TASK STATEMENT:
Below are some records; print every one of them exactly.
----- DATA FOR THIS TASK -----
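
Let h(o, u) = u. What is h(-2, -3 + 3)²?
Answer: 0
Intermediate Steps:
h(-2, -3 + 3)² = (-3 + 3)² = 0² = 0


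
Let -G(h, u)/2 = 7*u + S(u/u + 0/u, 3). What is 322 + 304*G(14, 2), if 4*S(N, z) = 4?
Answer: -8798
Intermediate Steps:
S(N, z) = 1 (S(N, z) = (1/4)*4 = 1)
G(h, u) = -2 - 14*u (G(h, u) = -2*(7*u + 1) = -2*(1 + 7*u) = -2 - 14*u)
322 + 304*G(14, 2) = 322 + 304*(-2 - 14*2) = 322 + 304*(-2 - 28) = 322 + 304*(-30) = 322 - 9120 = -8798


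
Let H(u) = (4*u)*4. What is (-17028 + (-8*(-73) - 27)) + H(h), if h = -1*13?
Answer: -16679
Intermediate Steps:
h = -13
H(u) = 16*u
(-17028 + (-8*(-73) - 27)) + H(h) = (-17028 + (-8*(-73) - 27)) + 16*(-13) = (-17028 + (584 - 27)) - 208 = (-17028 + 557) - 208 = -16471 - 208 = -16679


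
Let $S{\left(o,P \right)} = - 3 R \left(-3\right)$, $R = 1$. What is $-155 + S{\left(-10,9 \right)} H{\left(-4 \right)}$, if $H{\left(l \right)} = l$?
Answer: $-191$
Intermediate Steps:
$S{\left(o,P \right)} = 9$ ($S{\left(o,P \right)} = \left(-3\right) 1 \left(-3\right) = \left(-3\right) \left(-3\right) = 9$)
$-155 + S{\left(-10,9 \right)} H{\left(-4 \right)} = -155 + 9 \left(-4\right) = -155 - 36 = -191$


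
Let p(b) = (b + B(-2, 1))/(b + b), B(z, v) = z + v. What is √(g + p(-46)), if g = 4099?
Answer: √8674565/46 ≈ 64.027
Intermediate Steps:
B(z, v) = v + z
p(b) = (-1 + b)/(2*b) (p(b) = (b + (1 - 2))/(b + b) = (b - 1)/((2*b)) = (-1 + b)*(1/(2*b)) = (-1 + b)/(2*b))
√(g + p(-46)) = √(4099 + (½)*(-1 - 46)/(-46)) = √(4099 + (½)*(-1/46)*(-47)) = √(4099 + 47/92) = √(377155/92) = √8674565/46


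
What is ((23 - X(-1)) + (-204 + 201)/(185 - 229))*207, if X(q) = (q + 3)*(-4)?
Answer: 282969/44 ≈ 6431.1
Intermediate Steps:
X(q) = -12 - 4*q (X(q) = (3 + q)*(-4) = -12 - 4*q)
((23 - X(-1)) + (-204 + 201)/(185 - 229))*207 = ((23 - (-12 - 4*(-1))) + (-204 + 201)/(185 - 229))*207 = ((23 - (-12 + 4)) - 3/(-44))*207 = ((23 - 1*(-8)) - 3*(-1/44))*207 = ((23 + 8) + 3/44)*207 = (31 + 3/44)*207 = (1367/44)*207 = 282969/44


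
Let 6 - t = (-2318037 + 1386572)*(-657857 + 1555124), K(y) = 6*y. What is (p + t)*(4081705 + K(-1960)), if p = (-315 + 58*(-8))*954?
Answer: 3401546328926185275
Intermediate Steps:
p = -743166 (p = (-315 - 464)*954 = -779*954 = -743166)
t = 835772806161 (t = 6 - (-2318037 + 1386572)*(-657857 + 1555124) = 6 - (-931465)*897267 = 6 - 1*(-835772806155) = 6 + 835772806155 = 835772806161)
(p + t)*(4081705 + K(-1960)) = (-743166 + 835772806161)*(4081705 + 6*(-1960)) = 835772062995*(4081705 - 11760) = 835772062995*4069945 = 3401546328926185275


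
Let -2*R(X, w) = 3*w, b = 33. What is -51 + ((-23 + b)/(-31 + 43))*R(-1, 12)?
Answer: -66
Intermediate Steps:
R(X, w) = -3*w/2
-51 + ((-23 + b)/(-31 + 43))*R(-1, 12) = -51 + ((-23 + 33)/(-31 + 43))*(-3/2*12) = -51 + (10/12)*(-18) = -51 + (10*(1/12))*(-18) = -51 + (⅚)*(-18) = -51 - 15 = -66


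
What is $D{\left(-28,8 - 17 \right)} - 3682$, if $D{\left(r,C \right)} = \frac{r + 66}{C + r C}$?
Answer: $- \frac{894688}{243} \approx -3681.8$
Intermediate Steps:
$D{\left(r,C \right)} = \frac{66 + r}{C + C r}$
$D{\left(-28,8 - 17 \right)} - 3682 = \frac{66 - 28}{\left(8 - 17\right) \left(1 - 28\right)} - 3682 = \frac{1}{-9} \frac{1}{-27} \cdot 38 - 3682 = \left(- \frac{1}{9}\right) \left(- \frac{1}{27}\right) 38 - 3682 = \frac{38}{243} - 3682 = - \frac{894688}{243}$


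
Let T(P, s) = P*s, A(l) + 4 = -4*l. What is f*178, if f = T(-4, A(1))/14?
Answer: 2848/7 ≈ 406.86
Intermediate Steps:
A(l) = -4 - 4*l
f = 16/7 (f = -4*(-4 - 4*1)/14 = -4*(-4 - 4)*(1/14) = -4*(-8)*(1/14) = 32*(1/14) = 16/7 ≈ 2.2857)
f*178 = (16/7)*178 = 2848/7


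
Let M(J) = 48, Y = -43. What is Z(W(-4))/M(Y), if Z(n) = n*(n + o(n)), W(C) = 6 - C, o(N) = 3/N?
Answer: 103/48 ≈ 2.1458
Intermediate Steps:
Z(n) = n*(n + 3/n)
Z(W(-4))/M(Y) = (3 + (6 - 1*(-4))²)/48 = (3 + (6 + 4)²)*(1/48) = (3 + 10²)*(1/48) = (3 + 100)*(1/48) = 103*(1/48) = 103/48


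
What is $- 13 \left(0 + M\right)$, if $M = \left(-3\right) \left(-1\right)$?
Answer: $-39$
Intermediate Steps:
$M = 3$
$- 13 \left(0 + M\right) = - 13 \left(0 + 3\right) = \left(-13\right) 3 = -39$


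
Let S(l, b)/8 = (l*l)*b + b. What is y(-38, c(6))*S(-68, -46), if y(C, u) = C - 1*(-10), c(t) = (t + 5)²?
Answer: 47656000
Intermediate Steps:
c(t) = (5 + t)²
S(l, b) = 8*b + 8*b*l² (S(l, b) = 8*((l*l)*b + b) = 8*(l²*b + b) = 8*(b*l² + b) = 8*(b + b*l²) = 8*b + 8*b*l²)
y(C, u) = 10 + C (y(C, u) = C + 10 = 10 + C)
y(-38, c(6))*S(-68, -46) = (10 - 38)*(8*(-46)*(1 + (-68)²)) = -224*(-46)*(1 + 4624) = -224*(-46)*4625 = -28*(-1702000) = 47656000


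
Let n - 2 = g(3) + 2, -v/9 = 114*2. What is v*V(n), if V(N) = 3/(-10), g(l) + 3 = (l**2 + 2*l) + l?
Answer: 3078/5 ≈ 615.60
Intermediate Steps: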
-----
WRITTEN SOLUTION:
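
Let h(o, u) = u. What is h(-2, -3 + 3)²?
Answer: 0
Intermediate Steps:
h(-2, -3 + 3)² = (-3 + 3)² = 0² = 0


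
Let -G(h, u)/2 = 7*u + S(u/u + 0/u, 3). What is 322 + 304*G(14, 2), if 4*S(N, z) = 4?
Answer: -8798
Intermediate Steps:
S(N, z) = 1 (S(N, z) = (1/4)*4 = 1)
G(h, u) = -2 - 14*u (G(h, u) = -2*(7*u + 1) = -2*(1 + 7*u) = -2 - 14*u)
322 + 304*G(14, 2) = 322 + 304*(-2 - 14*2) = 322 + 304*(-2 - 28) = 322 + 304*(-30) = 322 - 9120 = -8798


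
Let H(u) = (4*u)*4. What is (-17028 + (-8*(-73) - 27)) + H(h), if h = -1*13?
Answer: -16679
Intermediate Steps:
h = -13
H(u) = 16*u
(-17028 + (-8*(-73) - 27)) + H(h) = (-17028 + (-8*(-73) - 27)) + 16*(-13) = (-17028 + (584 - 27)) - 208 = (-17028 + 557) - 208 = -16471 - 208 = -16679


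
Let $S{\left(o,P \right)} = - 3 R \left(-3\right)$, $R = 1$. What is $-155 + S{\left(-10,9 \right)} H{\left(-4 \right)}$, if $H{\left(l \right)} = l$?
Answer: $-191$
Intermediate Steps:
$S{\left(o,P \right)} = 9$ ($S{\left(o,P \right)} = \left(-3\right) 1 \left(-3\right) = \left(-3\right) \left(-3\right) = 9$)
$-155 + S{\left(-10,9 \right)} H{\left(-4 \right)} = -155 + 9 \left(-4\right) = -155 - 36 = -191$


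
Let p(b) = (b + B(-2, 1))/(b + b), B(z, v) = z + v. What is √(g + p(-46)), if g = 4099?
Answer: √8674565/46 ≈ 64.027
Intermediate Steps:
B(z, v) = v + z
p(b) = (-1 + b)/(2*b) (p(b) = (b + (1 - 2))/(b + b) = (b - 1)/((2*b)) = (-1 + b)*(1/(2*b)) = (-1 + b)/(2*b))
√(g + p(-46)) = √(4099 + (½)*(-1 - 46)/(-46)) = √(4099 + (½)*(-1/46)*(-47)) = √(4099 + 47/92) = √(377155/92) = √8674565/46


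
What is ((23 - X(-1)) + (-204 + 201)/(185 - 229))*207, if X(q) = (q + 3)*(-4)?
Answer: 282969/44 ≈ 6431.1
Intermediate Steps:
X(q) = -12 - 4*q (X(q) = (3 + q)*(-4) = -12 - 4*q)
((23 - X(-1)) + (-204 + 201)/(185 - 229))*207 = ((23 - (-12 - 4*(-1))) + (-204 + 201)/(185 - 229))*207 = ((23 - (-12 + 4)) - 3/(-44))*207 = ((23 - 1*(-8)) - 3*(-1/44))*207 = ((23 + 8) + 3/44)*207 = (31 + 3/44)*207 = (1367/44)*207 = 282969/44


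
Let 6 - t = (-2318037 + 1386572)*(-657857 + 1555124), K(y) = 6*y. What is (p + t)*(4081705 + K(-1960)), if p = (-315 + 58*(-8))*954?
Answer: 3401546328926185275
Intermediate Steps:
p = -743166 (p = (-315 - 464)*954 = -779*954 = -743166)
t = 835772806161 (t = 6 - (-2318037 + 1386572)*(-657857 + 1555124) = 6 - (-931465)*897267 = 6 - 1*(-835772806155) = 6 + 835772806155 = 835772806161)
(p + t)*(4081705 + K(-1960)) = (-743166 + 835772806161)*(4081705 + 6*(-1960)) = 835772062995*(4081705 - 11760) = 835772062995*4069945 = 3401546328926185275


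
Let -2*R(X, w) = 3*w, b = 33. What is -51 + ((-23 + b)/(-31 + 43))*R(-1, 12)?
Answer: -66
Intermediate Steps:
R(X, w) = -3*w/2
-51 + ((-23 + b)/(-31 + 43))*R(-1, 12) = -51 + ((-23 + 33)/(-31 + 43))*(-3/2*12) = -51 + (10/12)*(-18) = -51 + (10*(1/12))*(-18) = -51 + (⅚)*(-18) = -51 - 15 = -66


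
What is $D{\left(-28,8 - 17 \right)} - 3682$, if $D{\left(r,C \right)} = \frac{r + 66}{C + r C}$?
Answer: $- \frac{894688}{243} \approx -3681.8$
Intermediate Steps:
$D{\left(r,C \right)} = \frac{66 + r}{C + C r}$
$D{\left(-28,8 - 17 \right)} - 3682 = \frac{66 - 28}{\left(8 - 17\right) \left(1 - 28\right)} - 3682 = \frac{1}{-9} \frac{1}{-27} \cdot 38 - 3682 = \left(- \frac{1}{9}\right) \left(- \frac{1}{27}\right) 38 - 3682 = \frac{38}{243} - 3682 = - \frac{894688}{243}$


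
Let T(P, s) = P*s, A(l) + 4 = -4*l. What is f*178, if f = T(-4, A(1))/14?
Answer: 2848/7 ≈ 406.86
Intermediate Steps:
A(l) = -4 - 4*l
f = 16/7 (f = -4*(-4 - 4*1)/14 = -4*(-4 - 4)*(1/14) = -4*(-8)*(1/14) = 32*(1/14) = 16/7 ≈ 2.2857)
f*178 = (16/7)*178 = 2848/7


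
Let M(J) = 48, Y = -43. What is Z(W(-4))/M(Y), if Z(n) = n*(n + o(n)), W(C) = 6 - C, o(N) = 3/N?
Answer: 103/48 ≈ 2.1458
Intermediate Steps:
Z(n) = n*(n + 3/n)
Z(W(-4))/M(Y) = (3 + (6 - 1*(-4))²)/48 = (3 + (6 + 4)²)*(1/48) = (3 + 10²)*(1/48) = (3 + 100)*(1/48) = 103*(1/48) = 103/48


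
What is $- 13 \left(0 + M\right)$, if $M = \left(-3\right) \left(-1\right)$?
Answer: $-39$
Intermediate Steps:
$M = 3$
$- 13 \left(0 + M\right) = - 13 \left(0 + 3\right) = \left(-13\right) 3 = -39$


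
Let S(l, b)/8 = (l*l)*b + b. What is y(-38, c(6))*S(-68, -46), if y(C, u) = C - 1*(-10), c(t) = (t + 5)²?
Answer: 47656000
Intermediate Steps:
c(t) = (5 + t)²
S(l, b) = 8*b + 8*b*l² (S(l, b) = 8*((l*l)*b + b) = 8*(l²*b + b) = 8*(b*l² + b) = 8*(b + b*l²) = 8*b + 8*b*l²)
y(C, u) = 10 + C (y(C, u) = C + 10 = 10 + C)
y(-38, c(6))*S(-68, -46) = (10 - 38)*(8*(-46)*(1 + (-68)²)) = -224*(-46)*(1 + 4624) = -224*(-46)*4625 = -28*(-1702000) = 47656000


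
Let n - 2 = g(3) + 2, -v/9 = 114*2. What is v*V(n), if V(N) = 3/(-10), g(l) + 3 = (l**2 + 2*l) + l?
Answer: 3078/5 ≈ 615.60
Intermediate Steps: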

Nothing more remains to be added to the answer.